## DATA TO USE
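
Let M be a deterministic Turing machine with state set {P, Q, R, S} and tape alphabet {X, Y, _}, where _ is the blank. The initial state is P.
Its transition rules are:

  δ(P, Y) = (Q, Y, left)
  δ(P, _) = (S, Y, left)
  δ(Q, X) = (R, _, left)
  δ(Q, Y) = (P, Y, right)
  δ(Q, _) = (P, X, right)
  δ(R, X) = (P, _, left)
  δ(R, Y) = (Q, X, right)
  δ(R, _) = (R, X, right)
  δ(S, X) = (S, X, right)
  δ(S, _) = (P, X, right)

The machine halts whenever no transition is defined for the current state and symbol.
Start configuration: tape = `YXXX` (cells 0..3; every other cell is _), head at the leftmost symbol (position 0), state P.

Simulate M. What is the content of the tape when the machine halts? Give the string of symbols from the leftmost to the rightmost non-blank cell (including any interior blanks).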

## WHAT TO WORK ON
I would like you to output every record exactly as written.

## YOUR SOLUTION
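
Let M be a deterministic Turing machine with state set {P, Q, R, S} and tape alphabet {X, Y, _}, where _ is the blank. The initial state is P.
Its transition rules are:

  δ(P, Y) = (Q, Y, left)
  δ(P, _) = (S, Y, left)
  δ(Q, X) = (R, _, left)
  δ(Q, Y) = (P, Y, right)
  δ(Q, _) = (P, X, right)
  δ(R, X) = (P, _, left)
  δ(R, Y) = (Q, X, right)
  δ(R, _) = (R, X, right)
  δ(S, X) = (S, X, right)
  δ(S, _) = (P, X, right)

The machine halts whenever no transition is defined for the current state and symbol.
Start configuration: tape = `YXXX` (cells 0..3; every other cell is _), head at the leftmost symbol (position 0), state P.

Simulate M. What is the content of the tape when the machine halts? Give the string of symbols from the leftmost to the rightmost non-blank cell (including any interior blanks).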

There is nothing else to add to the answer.